● **INPUT DATA**
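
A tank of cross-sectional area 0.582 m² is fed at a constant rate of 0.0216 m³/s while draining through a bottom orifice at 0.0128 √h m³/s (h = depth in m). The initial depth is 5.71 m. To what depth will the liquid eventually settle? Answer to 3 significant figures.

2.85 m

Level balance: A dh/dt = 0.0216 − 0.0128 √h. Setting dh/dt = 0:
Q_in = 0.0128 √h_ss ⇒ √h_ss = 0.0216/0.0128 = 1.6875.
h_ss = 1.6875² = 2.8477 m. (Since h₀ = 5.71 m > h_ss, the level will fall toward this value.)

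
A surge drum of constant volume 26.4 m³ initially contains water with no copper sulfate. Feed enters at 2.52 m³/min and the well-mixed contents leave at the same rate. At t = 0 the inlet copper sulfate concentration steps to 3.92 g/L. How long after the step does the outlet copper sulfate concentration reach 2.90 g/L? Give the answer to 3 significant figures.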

---

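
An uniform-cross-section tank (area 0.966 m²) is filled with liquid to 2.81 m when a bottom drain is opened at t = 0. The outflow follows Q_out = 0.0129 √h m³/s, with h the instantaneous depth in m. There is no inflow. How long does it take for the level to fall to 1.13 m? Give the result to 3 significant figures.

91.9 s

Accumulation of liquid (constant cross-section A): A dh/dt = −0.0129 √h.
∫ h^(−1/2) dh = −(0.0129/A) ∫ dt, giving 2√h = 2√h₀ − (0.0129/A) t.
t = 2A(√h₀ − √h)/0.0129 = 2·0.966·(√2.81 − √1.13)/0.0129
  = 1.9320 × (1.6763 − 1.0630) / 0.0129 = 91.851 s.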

...

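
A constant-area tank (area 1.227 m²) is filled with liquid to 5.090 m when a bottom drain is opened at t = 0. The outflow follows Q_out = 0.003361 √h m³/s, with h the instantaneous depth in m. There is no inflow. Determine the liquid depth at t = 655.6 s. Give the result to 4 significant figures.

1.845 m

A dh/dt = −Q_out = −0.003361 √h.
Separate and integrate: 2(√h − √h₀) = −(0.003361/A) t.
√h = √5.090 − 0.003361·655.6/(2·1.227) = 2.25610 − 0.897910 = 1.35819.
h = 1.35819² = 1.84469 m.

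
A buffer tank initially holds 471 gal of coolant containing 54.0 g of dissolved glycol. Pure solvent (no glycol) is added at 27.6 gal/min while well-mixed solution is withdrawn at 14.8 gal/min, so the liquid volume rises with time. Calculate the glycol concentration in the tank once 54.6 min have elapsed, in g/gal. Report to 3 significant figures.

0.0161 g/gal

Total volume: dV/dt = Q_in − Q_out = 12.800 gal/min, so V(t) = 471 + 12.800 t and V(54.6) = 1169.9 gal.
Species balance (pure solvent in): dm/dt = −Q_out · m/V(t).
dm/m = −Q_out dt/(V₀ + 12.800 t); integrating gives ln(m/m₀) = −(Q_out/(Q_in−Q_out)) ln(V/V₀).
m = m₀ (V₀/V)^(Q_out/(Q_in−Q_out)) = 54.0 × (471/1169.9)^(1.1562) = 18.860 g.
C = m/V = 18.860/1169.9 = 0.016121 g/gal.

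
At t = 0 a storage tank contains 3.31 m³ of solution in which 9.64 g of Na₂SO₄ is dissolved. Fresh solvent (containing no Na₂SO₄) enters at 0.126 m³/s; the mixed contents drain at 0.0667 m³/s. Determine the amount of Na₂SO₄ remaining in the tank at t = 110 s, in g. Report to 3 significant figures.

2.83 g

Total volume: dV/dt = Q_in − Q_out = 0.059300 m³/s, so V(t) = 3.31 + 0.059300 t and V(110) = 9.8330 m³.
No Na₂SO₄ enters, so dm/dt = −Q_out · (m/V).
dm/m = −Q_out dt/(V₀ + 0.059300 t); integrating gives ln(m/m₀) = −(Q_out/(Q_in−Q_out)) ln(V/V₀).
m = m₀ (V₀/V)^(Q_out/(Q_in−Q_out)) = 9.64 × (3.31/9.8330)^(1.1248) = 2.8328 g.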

● **PROBLEM TO SOLVE**
Set down again, word for word, the stretch of records from the line with "A tank of cross-sectional" to the line with "A surge drum", both of those lines included.

● **EXERCISE RESULT**
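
A tank of cross-sectional area 0.582 m² is fed at a constant rate of 0.0216 m³/s while draining through a bottom orifice at 0.0128 √h m³/s (h = depth in m). The initial depth is 5.71 m. To what depth will the liquid eventually settle? Answer to 3 significant figures.

2.85 m

Level balance: A dh/dt = 0.0216 − 0.0128 √h. Setting dh/dt = 0:
Q_in = 0.0128 √h_ss ⇒ √h_ss = 0.0216/0.0128 = 1.6875.
h_ss = 1.6875² = 2.8477 m. (Since h₀ = 5.71 m > h_ss, the level will fall toward this value.)

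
A surge drum of constant volume 26.4 m³ initially contains water with no copper sulfate. Feed enters at 2.52 m³/min and the well-mixed contents leave at the same rate. At t = 0 the inlet copper sulfate concentration steps to 3.92 g/L. How long after the step does the outlet copper sulfate concentration reach 2.90 g/L? Give the answer to 3 significant figures.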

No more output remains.